Saved entries:
--- START ---
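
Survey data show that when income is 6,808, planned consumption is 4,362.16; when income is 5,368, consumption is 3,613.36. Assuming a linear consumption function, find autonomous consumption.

MPC = ΔC/ΔY = (4362.16 − 3613.36)/(6808 − 5368) = 748.8/1440 = 0.52
a = C − MPC·Y = 3613.36 − 0.52(5368) = 3613.36 − 2791.36 = 822

a = 822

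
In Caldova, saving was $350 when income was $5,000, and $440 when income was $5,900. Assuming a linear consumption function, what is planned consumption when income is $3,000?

MPS = ΔS/ΔY = (440 − 350)/(5900 − 5000) = 90/900 = 0.1
MPC = 1 − MPS = 0.9
Autonomous saving = 350 − 0.1(5000) = -150, so a = 150
C = 150 + 0.9(3000) = 150 + 2700 = 2850

C = 2850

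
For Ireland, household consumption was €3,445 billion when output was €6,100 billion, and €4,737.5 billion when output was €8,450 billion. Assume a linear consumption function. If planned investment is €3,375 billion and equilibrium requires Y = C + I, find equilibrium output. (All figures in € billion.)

Y = 7700

MPC = (4737.5 − 3445)/(8450 − 6100) = 1292.5/2350 = 0.55
a = 3445 − 0.55(6100) = 90
Equilibrium: Y = 90 + 0.55Y + 3375
0.45Y = 3465, so Y = 3465/0.45 = 7700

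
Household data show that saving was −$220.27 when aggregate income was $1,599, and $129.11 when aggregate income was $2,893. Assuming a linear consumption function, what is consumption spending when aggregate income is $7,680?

MPS = ΔS/ΔY = (129.11 − (-220.27))/(2893 − 1599) = 349.38/1294 = 0.27
MPC = 1 − MPS = 0.73
Autonomous saving = -220.27 − 0.27(1599) = -652, so a = 652
C = 652 + 0.73(7680) = 652 + 5606.4 = 6258.4

C = 6258.4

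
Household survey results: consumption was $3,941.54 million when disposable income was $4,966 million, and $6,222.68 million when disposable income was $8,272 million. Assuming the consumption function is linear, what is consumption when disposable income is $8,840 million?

C = 6614.6

MPC = (6222.68 − 3941.54)/(8272 − 4966) = 2281.14/3306 = 0.69
a = 3941.54 − 0.69(4966) = 3941.54 − 3426.54 = 515
C = 515 + 0.69(8840) = 515 + 6099.6 = 6614.6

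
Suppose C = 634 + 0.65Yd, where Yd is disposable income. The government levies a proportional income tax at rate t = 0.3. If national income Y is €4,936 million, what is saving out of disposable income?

Yd = (1 − 0.3)(4936) = 0.7(4936) = 3455.2
C = 634 + 0.65(3455.2) = 634 + 2245.88 = 2879.88
S = Yd − C = 3455.2 − 2879.88 = 575.32

S = 575.32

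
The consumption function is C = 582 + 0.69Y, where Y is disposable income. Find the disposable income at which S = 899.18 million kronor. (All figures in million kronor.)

S = Y − C = -582 + 0.31Y
-582 + 0.31Y = 899.18, so 0.31Y = 1481.18 and Y = 4778

Y = 4778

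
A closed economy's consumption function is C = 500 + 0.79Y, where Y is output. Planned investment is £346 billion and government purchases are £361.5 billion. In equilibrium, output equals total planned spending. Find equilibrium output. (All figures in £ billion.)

Y = C + I + G = 500 + 0.79Y + 346 + 361.5
Y − 0.79Y = 1207.5
0.21Y = 1207.5, so Y = 1207.5/0.21 = 5750

Y = 5750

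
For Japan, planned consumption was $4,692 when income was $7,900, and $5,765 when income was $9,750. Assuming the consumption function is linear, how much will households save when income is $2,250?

S = 835

MPC = (5765 − 4692)/(9750 − 7900) = 1073/1850 = 0.58
a = 4692 − 0.58(7900) = 4692 − 4582 = 110
C = 110 + 0.58(2250) = 1415
S = 2250 − 1415 = 835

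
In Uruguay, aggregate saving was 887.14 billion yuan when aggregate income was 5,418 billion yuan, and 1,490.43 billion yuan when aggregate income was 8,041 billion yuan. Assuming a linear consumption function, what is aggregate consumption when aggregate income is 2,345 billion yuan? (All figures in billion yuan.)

C = 2164.65

MPS = ΔS/ΔY = (1490.43 − 887.14)/(8041 − 5418) = 603.29/2623 = 0.23
MPC = 1 − MPS = 0.77
Autonomous saving = 887.14 − 0.23(5418) = -359, so a = 359
C = 359 + 0.77(2345) = 359 + 1805.65 = 2164.65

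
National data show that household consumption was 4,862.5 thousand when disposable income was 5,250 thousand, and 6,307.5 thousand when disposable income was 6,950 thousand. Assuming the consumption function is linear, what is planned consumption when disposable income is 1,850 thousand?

C = 1972.5

MPC = (6307.5 − 4862.5)/(6950 − 5250) = 1445/1700 = 0.85
a = 4862.5 − 0.85(5250) = 4862.5 − 4462.5 = 400
C = 400 + 0.85(1850) = 400 + 1572.5 = 1972.5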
--- END ---
Task ▸ Now that the records have been shown, restate each one word for word.

Exercise output ▸
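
Survey data show that when income is 6,808, planned consumption is 4,362.16; when income is 5,368, consumption is 3,613.36. Assuming a linear consumption function, find autonomous consumption.

MPC = ΔC/ΔY = (4362.16 − 3613.36)/(6808 − 5368) = 748.8/1440 = 0.52
a = C − MPC·Y = 3613.36 − 0.52(5368) = 3613.36 − 2791.36 = 822

a = 822

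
In Caldova, saving was $350 when income was $5,000, and $440 when income was $5,900. Assuming a linear consumption function, what is planned consumption when income is $3,000?

MPS = ΔS/ΔY = (440 − 350)/(5900 − 5000) = 90/900 = 0.1
MPC = 1 − MPS = 0.9
Autonomous saving = 350 − 0.1(5000) = -150, so a = 150
C = 150 + 0.9(3000) = 150 + 2700 = 2850

C = 2850

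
For Ireland, household consumption was €3,445 billion when output was €6,100 billion, and €4,737.5 billion when output was €8,450 billion. Assume a linear consumption function. If planned investment is €3,375 billion and equilibrium requires Y = C + I, find equilibrium output. (All figures in € billion.)

Y = 7700

MPC = (4737.5 − 3445)/(8450 − 6100) = 1292.5/2350 = 0.55
a = 3445 − 0.55(6100) = 90
Equilibrium: Y = 90 + 0.55Y + 3375
0.45Y = 3465, so Y = 3465/0.45 = 7700

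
Household data show that saving was −$220.27 when aggregate income was $1,599, and $129.11 when aggregate income was $2,893. Assuming a linear consumption function, what is consumption spending when aggregate income is $7,680?

MPS = ΔS/ΔY = (129.11 − (-220.27))/(2893 − 1599) = 349.38/1294 = 0.27
MPC = 1 − MPS = 0.73
Autonomous saving = -220.27 − 0.27(1599) = -652, so a = 652
C = 652 + 0.73(7680) = 652 + 5606.4 = 6258.4

C = 6258.4

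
Household survey results: consumption was $3,941.54 million when disposable income was $4,966 million, and $6,222.68 million when disposable income was $8,272 million. Assuming the consumption function is linear, what is consumption when disposable income is $8,840 million?

C = 6614.6

MPC = (6222.68 − 3941.54)/(8272 − 4966) = 2281.14/3306 = 0.69
a = 3941.54 − 0.69(4966) = 3941.54 − 3426.54 = 515
C = 515 + 0.69(8840) = 515 + 6099.6 = 6614.6

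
Suppose C = 634 + 0.65Yd, where Yd is disposable income. The government levies a proportional income tax at rate t = 0.3. If national income Y is €4,936 million, what is saving out of disposable income?

Yd = (1 − 0.3)(4936) = 0.7(4936) = 3455.2
C = 634 + 0.65(3455.2) = 634 + 2245.88 = 2879.88
S = Yd − C = 3455.2 − 2879.88 = 575.32

S = 575.32

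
The consumption function is C = 582 + 0.69Y, where Y is disposable income. Find the disposable income at which S = 899.18 million kronor. (All figures in million kronor.)

S = Y − C = -582 + 0.31Y
-582 + 0.31Y = 899.18, so 0.31Y = 1481.18 and Y = 4778

Y = 4778

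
A closed economy's consumption function is C = 500 + 0.79Y, where Y is output. Planned investment is £346 billion and government purchases are £361.5 billion. In equilibrium, output equals total planned spending. Find equilibrium output. (All figures in £ billion.)

Y = C + I + G = 500 + 0.79Y + 346 + 361.5
Y − 0.79Y = 1207.5
0.21Y = 1207.5, so Y = 1207.5/0.21 = 5750

Y = 5750

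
For Japan, planned consumption was $4,692 when income was $7,900, and $5,765 when income was $9,750. Assuming the consumption function is linear, how much will households save when income is $2,250?

S = 835

MPC = (5765 − 4692)/(9750 − 7900) = 1073/1850 = 0.58
a = 4692 − 0.58(7900) = 4692 − 4582 = 110
C = 110 + 0.58(2250) = 1415
S = 2250 − 1415 = 835

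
In Uruguay, aggregate saving was 887.14 billion yuan when aggregate income was 5,418 billion yuan, and 1,490.43 billion yuan when aggregate income was 8,041 billion yuan. Assuming a linear consumption function, what is aggregate consumption when aggregate income is 2,345 billion yuan? (All figures in billion yuan.)

C = 2164.65

MPS = ΔS/ΔY = (1490.43 − 887.14)/(8041 − 5418) = 603.29/2623 = 0.23
MPC = 1 − MPS = 0.77
Autonomous saving = 887.14 − 0.23(5418) = -359, so a = 359
C = 359 + 0.77(2345) = 359 + 1805.65 = 2164.65

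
National data show that household consumption was 4,862.5 thousand when disposable income was 5,250 thousand, and 6,307.5 thousand when disposable income was 6,950 thousand. Assuming the consumption function is linear, what is planned consumption when disposable income is 1,850 thousand?

C = 1972.5

MPC = (6307.5 − 4862.5)/(6950 − 5250) = 1445/1700 = 0.85
a = 4862.5 − 0.85(5250) = 4862.5 − 4462.5 = 400
C = 400 + 0.85(1850) = 400 + 1572.5 = 1972.5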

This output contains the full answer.